Supplied information:
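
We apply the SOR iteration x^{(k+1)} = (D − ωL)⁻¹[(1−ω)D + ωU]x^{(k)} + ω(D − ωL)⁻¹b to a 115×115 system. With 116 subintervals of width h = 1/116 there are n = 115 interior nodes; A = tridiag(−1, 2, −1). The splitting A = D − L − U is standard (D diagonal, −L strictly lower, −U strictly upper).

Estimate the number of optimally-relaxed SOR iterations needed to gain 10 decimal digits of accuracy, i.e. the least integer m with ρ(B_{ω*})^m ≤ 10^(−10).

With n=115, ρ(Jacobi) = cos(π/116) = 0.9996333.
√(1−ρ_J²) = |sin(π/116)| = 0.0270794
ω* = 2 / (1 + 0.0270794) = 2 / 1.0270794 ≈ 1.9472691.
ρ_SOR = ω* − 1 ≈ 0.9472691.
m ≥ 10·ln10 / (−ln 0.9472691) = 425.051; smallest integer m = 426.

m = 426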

--

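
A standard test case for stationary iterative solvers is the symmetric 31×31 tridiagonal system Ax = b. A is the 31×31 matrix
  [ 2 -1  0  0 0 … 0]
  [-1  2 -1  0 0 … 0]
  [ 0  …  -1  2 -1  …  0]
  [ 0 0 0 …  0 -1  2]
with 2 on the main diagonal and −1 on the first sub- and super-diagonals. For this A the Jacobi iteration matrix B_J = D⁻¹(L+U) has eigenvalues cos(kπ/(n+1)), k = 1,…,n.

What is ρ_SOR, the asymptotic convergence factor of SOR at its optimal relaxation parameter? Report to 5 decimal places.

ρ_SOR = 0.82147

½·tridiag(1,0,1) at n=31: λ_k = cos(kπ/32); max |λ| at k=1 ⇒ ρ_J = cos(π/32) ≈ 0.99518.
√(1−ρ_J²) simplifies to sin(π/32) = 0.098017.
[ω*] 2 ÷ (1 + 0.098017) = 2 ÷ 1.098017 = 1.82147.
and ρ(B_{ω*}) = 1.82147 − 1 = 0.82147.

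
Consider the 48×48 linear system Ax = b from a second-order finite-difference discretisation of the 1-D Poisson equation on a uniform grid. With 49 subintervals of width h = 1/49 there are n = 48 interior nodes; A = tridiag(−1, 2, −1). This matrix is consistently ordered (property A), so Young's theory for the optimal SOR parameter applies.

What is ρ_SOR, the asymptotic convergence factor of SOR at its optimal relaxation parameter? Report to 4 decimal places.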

---

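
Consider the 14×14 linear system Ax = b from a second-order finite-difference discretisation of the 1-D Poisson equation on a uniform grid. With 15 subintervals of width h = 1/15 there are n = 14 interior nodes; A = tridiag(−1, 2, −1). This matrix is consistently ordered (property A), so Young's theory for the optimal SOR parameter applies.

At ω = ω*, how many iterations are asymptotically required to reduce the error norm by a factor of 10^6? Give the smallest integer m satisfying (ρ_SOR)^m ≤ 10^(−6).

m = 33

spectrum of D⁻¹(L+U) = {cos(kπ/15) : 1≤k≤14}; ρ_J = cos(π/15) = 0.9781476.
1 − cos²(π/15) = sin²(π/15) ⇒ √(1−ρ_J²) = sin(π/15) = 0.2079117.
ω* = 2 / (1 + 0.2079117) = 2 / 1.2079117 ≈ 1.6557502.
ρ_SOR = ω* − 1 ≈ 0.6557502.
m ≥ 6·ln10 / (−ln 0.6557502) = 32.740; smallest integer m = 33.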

What you should do:
Which lines in the records above contain the string "uniform"? Copy them.

Answer to this exercise:
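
Consider the 48×48 linear system Ax = b from a second-order finite-difference discretisation of the 1-D Poisson equation on a uniform grid. With 49 subintervals of width h = 1/49 there are n = 48 interior nodes; A = tridiag(−1, 2, −1). This matrix is consistently ordered (property A), so Young's theory for the optimal SOR parameter applies.
Consider the 14×14 linear system Ax = b from a second-order finite-difference discretisation of the 1-D Poisson equation on a uniform grid. With 15 subintervals of width h = 1/15 there are n = 14 interior nodes; A = tridiag(−1, 2, −1). This matrix is consistently ordered (property A), so Young's theory for the optimal SOR parameter applies.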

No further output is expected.